Every line of the data that includes "start" should be copied out.

Source records
* * * * * * *

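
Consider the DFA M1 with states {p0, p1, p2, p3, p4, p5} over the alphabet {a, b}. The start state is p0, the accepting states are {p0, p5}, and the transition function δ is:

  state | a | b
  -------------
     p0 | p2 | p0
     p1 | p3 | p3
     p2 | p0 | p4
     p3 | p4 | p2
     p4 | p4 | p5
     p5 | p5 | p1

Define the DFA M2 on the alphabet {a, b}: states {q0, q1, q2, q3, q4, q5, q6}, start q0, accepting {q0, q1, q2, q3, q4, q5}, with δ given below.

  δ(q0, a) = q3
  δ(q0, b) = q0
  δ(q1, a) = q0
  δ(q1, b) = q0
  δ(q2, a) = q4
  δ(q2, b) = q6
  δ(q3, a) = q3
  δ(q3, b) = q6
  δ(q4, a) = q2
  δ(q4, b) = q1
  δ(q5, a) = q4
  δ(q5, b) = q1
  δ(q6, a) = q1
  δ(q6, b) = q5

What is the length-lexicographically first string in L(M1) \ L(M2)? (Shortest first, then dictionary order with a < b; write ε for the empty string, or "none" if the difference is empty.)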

* * * * * * *

▶ _Exercise response_
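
Consider the DFA M1 with states {p0, p1, p2, p3, p4, p5} over the alphabet {a, b}. The start state is p0, the accepting states are {p0, p5}, and the transition function δ is:
Define the DFA M2 on the alphabet {a, b}: states {q0, q1, q2, q3, q4, q5, q6}, start q0, accepting {q0, q1, q2, q3, q4, q5}, with δ given below.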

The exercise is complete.